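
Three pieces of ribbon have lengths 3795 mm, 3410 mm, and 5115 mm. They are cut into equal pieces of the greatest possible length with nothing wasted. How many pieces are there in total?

Piece length = gcd(3795, 3410, 5115).
3795 = 3 × 5 × 11 × 23
3410 = 2 × 5 × 11 × 31
5115 = 3 × 5 × 11 × 31
gcd(3795, 3410, 5115) = 5 × 11 = 55.
Total pieces = 3795/55 + 3410/55 + 5115/55 = 69 + 62 + 93 = 224.

224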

• Instructions to follow: Copy the records above exactly.

• Reply:
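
Three pieces of ribbon have lengths 3795 mm, 3410 mm, and 5115 mm. They are cut into equal pieces of the greatest possible length with nothing wasted. How many pieces are there in total?

Piece length = gcd(3795, 3410, 5115).
3795 = 3 × 5 × 11 × 23
3410 = 2 × 5 × 11 × 31
5115 = 3 × 5 × 11 × 31
gcd(3795, 3410, 5115) = 5 × 11 = 55.
Total pieces = 3795/55 + 3410/55 + 5115/55 = 69 + 62 + 93 = 224.

224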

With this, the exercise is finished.